**WHAT THE TASK ASKS**
The expected output is the line bearing "An idealized aquaplanet" followed by all remaining lines of the records, each restated word for word.

**DATA SECTION**
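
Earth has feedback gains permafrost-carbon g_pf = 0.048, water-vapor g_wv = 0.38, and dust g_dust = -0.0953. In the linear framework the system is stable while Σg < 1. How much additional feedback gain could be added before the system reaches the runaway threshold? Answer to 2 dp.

Current total gain = 0.048 + 0.38 − 0.0953 = 0.3327.
Margin to runaway = 1 − 0.3327 = 0.67.

0.67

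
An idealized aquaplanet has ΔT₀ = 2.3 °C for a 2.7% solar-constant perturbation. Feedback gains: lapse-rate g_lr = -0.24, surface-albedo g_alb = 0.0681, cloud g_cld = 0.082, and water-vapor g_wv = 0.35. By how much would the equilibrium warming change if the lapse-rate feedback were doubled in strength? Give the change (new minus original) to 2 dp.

-0.76 °C

Original: g = 0.2601, ΔT = 2.3/(1−0.2601) = 3.1085 °C.
With doubled lapse-rate: g' = 0.0201, ΔT' = 2.3/(1−0.0201) = 2.3472 °C.
Change = 2.3472 − 3.1085 = -0.76 °C.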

**SOLUTION FOR THIS EXERCISE**
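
An idealized aquaplanet has ΔT₀ = 2.3 °C for a 2.7% solar-constant perturbation. Feedback gains: lapse-rate g_lr = -0.24, surface-albedo g_alb = 0.0681, cloud g_cld = 0.082, and water-vapor g_wv = 0.35. By how much would the equilibrium warming change if the lapse-rate feedback were doubled in strength? Give the change (new minus original) to 2 dp.

-0.76 °C

Original: g = 0.2601, ΔT = 2.3/(1−0.2601) = 3.1085 °C.
With doubled lapse-rate: g' = 0.0201, ΔT' = 2.3/(1−0.0201) = 2.3472 °C.
Change = 2.3472 − 3.1085 = -0.76 °C.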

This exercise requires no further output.